• [MATERIAL FOR THIS EXERCISE]
########
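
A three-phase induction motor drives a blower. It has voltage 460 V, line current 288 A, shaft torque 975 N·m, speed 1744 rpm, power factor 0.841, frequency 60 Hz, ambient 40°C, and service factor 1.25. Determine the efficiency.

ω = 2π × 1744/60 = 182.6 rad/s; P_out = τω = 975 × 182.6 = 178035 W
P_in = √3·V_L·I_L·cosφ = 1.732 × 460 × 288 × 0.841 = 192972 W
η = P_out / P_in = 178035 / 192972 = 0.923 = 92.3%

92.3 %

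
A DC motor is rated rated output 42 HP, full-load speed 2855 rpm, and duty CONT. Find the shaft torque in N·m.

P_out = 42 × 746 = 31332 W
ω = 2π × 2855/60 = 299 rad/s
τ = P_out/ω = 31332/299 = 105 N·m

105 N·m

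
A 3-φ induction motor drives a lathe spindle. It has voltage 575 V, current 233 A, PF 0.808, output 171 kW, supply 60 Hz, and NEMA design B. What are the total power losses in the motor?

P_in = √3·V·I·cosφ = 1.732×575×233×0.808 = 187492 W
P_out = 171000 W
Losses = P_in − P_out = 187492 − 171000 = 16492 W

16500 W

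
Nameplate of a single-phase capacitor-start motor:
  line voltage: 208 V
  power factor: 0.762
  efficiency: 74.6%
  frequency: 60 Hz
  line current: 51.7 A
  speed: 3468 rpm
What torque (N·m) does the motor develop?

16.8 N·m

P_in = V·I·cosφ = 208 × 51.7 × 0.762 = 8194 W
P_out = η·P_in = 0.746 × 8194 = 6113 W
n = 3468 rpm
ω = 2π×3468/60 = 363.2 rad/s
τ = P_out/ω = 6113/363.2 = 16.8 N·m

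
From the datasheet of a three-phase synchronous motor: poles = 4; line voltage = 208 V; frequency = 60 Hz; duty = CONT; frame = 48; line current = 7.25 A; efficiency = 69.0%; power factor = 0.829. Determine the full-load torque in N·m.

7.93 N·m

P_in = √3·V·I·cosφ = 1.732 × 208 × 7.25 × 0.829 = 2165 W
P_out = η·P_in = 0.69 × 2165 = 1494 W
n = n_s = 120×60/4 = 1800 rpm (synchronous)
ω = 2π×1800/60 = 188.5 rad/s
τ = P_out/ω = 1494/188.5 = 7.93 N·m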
########
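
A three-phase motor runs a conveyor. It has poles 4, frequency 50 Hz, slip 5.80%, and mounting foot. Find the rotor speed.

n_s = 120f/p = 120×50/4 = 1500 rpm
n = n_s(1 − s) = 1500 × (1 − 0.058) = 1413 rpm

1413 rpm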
########
• [TASK PROMPT] Of the lines above, output exactly those from the line bearing "efficiency: 74.6%" through the line bearing "speed: 3468 rpm", inclusive.

• [RESPONSE BELOW]
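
  efficiency: 74.6%
  frequency: 60 Hz
  line current: 51.7 A
  speed: 3468 rpm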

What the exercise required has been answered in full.